=== Task ===
The goal is to restate all of the records below word for word.

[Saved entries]
====================

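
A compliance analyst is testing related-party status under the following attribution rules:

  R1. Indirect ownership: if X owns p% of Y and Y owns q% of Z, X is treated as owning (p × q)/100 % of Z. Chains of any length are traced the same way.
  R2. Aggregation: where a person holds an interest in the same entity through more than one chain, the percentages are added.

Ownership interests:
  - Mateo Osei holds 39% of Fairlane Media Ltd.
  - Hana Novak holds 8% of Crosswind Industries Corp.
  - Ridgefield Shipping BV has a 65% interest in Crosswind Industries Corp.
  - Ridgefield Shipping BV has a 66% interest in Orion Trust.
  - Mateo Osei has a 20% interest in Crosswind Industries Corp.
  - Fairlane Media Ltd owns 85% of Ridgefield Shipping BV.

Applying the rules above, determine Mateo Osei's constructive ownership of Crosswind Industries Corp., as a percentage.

41.5475%

Chain via Fairlane Media Ltd → Ridgefield Shipping BV (R1): 39% × 85% × 65% = 21.5475% of Crosswind Industries Corp.
Direct interest in Crosswind Industries Corp: 20%.
Aggregating (R2): 21.5475% + 20% = 41.5475%.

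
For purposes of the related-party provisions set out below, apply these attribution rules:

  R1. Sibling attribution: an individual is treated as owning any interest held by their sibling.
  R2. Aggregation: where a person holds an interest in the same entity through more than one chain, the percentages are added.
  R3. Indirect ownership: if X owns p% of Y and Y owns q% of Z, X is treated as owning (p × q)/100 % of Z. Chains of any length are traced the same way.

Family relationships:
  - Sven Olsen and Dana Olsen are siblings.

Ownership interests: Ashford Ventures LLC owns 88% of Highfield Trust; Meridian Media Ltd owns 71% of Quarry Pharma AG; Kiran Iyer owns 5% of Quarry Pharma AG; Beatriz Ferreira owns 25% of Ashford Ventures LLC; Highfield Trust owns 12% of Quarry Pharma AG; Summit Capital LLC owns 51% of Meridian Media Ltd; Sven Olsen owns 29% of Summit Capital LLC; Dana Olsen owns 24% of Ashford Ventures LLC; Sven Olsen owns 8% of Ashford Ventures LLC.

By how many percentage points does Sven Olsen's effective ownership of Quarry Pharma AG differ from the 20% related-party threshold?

6.1199

By sibling attribution (R1), Sven Olsen is treated as also owning Dana Olsen's interest in Ashford Ventures LLC, giving 8% + 24% = 32%.
Chain via Ashford Ventures LLC → Highfield Trust (R3): 32% × 88% × 12% = 3.3792% of Quarry Pharma AG.
Chain via Summit Capital LLC → Meridian Media Ltd (R3): 29% × 51% × 71% = 10.5009% of Quarry Pharma AG.
Aggregating (R2): 3.3792% + 10.5009% = 13.8801%.
13.8801% falls short of the 20% threshold by 6.1199 percentage points.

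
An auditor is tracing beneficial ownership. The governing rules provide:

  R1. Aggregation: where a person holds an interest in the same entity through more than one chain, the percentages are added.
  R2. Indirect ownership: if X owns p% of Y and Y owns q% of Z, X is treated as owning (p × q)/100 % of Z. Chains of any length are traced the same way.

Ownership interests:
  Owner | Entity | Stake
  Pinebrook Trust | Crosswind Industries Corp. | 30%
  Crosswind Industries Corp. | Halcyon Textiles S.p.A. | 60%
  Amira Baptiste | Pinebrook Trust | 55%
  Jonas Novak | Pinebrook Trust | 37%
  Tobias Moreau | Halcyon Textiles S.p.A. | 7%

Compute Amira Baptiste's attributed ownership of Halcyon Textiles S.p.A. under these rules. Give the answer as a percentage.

Chain via Pinebrook Trust → Crosswind Industries Corp. (R2): 55% × 30% × 60% = 9.9% of Halcyon Textiles S.p.A.

9.9%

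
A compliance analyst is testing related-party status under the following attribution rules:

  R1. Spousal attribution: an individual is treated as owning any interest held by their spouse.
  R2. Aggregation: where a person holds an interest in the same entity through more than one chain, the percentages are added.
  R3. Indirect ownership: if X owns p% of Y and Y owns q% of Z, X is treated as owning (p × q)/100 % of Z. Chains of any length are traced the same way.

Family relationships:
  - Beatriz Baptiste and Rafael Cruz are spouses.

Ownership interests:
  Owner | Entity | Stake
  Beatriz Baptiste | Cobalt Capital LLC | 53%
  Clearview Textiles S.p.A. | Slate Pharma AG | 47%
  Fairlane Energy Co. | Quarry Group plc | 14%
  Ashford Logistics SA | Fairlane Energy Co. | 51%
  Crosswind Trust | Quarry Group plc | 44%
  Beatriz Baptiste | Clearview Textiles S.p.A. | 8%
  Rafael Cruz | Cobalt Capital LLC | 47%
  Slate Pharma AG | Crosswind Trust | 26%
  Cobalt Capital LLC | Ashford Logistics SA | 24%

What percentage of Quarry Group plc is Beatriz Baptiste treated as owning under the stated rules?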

====================

=== Answer for this exercise ===
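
A compliance analyst is testing related-party status under the following attribution rules:

  R1. Indirect ownership: if X owns p% of Y and Y owns q% of Z, X is treated as owning (p × q)/100 % of Z. Chains of any length are traced the same way.
  R2. Aggregation: where a person holds an interest in the same entity through more than one chain, the percentages are added.

Ownership interests:
  - Mateo Osei holds 39% of Fairlane Media Ltd.
  - Hana Novak holds 8% of Crosswind Industries Corp.
  - Ridgefield Shipping BV has a 65% interest in Crosswind Industries Corp.
  - Ridgefield Shipping BV has a 66% interest in Orion Trust.
  - Mateo Osei has a 20% interest in Crosswind Industries Corp.
  - Fairlane Media Ltd owns 85% of Ridgefield Shipping BV.

Applying the rules above, determine Mateo Osei's constructive ownership of Crosswind Industries Corp., as a percentage.

41.5475%

Chain via Fairlane Media Ltd → Ridgefield Shipping BV (R1): 39% × 85% × 65% = 21.5475% of Crosswind Industries Corp.
Direct interest in Crosswind Industries Corp: 20%.
Aggregating (R2): 21.5475% + 20% = 41.5475%.

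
For purposes of the related-party provisions set out below, apply these attribution rules:

  R1. Sibling attribution: an individual is treated as owning any interest held by their sibling.
  R2. Aggregation: where a person holds an interest in the same entity through more than one chain, the percentages are added.
  R3. Indirect ownership: if X owns p% of Y and Y owns q% of Z, X is treated as owning (p × q)/100 % of Z. Chains of any length are traced the same way.

Family relationships:
  - Sven Olsen and Dana Olsen are siblings.

Ownership interests: Ashford Ventures LLC owns 88% of Highfield Trust; Meridian Media Ltd owns 71% of Quarry Pharma AG; Kiran Iyer owns 5% of Quarry Pharma AG; Beatriz Ferreira owns 25% of Ashford Ventures LLC; Highfield Trust owns 12% of Quarry Pharma AG; Summit Capital LLC owns 51% of Meridian Media Ltd; Sven Olsen owns 29% of Summit Capital LLC; Dana Olsen owns 24% of Ashford Ventures LLC; Sven Olsen owns 8% of Ashford Ventures LLC.

By how many percentage points does Sven Olsen's effective ownership of Quarry Pharma AG differ from the 20% related-party threshold?

6.1199

By sibling attribution (R1), Sven Olsen is treated as also owning Dana Olsen's interest in Ashford Ventures LLC, giving 8% + 24% = 32%.
Chain via Ashford Ventures LLC → Highfield Trust (R3): 32% × 88% × 12% = 3.3792% of Quarry Pharma AG.
Chain via Summit Capital LLC → Meridian Media Ltd (R3): 29% × 51% × 71% = 10.5009% of Quarry Pharma AG.
Aggregating (R2): 3.3792% + 10.5009% = 13.8801%.
13.8801% falls short of the 20% threshold by 6.1199 percentage points.

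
An auditor is tracing beneficial ownership. The governing rules provide:

  R1. Aggregation: where a person holds an interest in the same entity through more than one chain, the percentages are added.
  R2. Indirect ownership: if X owns p% of Y and Y owns q% of Z, X is treated as owning (p × q)/100 % of Z. Chains of any length are traced the same way.

Ownership interests:
  Owner | Entity | Stake
  Pinebrook Trust | Crosswind Industries Corp. | 30%
  Crosswind Industries Corp. | Halcyon Textiles S.p.A. | 60%
  Amira Baptiste | Pinebrook Trust | 55%
  Jonas Novak | Pinebrook Trust | 37%
  Tobias Moreau | Halcyon Textiles S.p.A. | 7%

Compute Amira Baptiste's attributed ownership of Halcyon Textiles S.p.A. under these rules. Give the answer as a percentage.

Chain via Pinebrook Trust → Crosswind Industries Corp. (R2): 55% × 30% × 60% = 9.9% of Halcyon Textiles S.p.A.

9.9%

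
A compliance analyst is testing related-party status under the following attribution rules:

  R1. Spousal attribution: an individual is treated as owning any interest held by their spouse.
  R2. Aggregation: where a person holds an interest in the same entity through more than one chain, the percentages are added.
  R3. Indirect ownership: if X owns p% of Y and Y owns q% of Z, X is treated as owning (p × q)/100 % of Z. Chains of any length are traced the same way.

Family relationships:
  - Beatriz Baptiste and Rafael Cruz are spouses.

Ownership interests:
  Owner | Entity | Stake
  Beatriz Baptiste | Cobalt Capital LLC | 53%
  Clearview Textiles S.p.A. | Slate Pharma AG | 47%
  Fairlane Energy Co. | Quarry Group plc | 14%
  Ashford Logistics SA | Fairlane Energy Co. | 51%
  Crosswind Trust | Quarry Group plc | 44%
  Beatriz Baptiste | Clearview Textiles S.p.A. | 8%
  Rafael Cruz | Cobalt Capital LLC | 47%
  Slate Pharma AG | Crosswind Trust | 26%
  Cobalt Capital LLC | Ashford Logistics SA | 24%

What percentage of Quarry Group plc is Beatriz Baptiste treated as owning under the stated rules?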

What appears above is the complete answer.